_Task description:_
Where does the string "Determine" appear in the material? Copy each line that holds it.

_Given information:_

⁂

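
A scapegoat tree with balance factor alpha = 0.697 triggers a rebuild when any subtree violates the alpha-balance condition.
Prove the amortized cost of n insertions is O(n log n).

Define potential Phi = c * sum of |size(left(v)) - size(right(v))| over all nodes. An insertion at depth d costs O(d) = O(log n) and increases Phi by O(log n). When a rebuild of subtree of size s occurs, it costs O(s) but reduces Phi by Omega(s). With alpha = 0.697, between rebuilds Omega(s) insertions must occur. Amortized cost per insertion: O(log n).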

⁂

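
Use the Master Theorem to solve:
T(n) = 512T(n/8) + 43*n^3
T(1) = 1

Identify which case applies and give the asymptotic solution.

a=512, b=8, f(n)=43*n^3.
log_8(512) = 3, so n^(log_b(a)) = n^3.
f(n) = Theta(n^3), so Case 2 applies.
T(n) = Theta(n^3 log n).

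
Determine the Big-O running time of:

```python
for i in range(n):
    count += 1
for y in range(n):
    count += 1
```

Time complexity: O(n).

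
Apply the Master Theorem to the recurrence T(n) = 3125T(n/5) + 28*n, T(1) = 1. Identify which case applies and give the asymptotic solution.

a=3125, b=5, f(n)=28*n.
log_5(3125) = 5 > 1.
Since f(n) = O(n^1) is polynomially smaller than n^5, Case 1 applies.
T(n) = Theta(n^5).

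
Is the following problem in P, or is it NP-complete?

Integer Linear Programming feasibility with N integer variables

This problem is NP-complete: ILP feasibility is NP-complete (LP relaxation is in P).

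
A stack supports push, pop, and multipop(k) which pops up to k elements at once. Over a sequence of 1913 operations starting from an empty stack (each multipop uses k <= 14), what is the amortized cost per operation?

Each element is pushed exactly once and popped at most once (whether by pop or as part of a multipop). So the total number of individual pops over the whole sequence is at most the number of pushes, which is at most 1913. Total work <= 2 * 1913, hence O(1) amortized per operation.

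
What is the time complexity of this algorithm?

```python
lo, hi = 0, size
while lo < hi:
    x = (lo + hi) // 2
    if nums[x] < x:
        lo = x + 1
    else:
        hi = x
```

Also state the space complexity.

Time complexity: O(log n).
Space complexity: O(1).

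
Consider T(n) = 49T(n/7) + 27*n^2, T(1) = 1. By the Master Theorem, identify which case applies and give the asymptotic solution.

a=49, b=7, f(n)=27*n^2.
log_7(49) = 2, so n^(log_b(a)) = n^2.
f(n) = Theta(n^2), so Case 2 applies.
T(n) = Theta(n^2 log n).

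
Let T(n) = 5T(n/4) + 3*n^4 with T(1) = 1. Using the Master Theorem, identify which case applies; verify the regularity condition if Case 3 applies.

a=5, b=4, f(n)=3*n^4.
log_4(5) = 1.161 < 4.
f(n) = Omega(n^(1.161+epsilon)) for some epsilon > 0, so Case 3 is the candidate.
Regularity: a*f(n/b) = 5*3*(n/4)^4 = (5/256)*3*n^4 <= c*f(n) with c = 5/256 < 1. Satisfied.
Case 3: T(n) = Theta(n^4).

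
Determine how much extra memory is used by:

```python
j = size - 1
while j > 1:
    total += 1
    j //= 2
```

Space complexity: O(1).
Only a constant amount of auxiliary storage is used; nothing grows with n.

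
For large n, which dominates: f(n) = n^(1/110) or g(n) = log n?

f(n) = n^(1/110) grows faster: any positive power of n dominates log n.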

⁂

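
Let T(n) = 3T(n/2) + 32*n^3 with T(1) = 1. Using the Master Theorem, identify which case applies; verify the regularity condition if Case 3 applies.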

⁂

_Output below:_
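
Determine the Big-O running time of:
Determine how much extra memory is used by: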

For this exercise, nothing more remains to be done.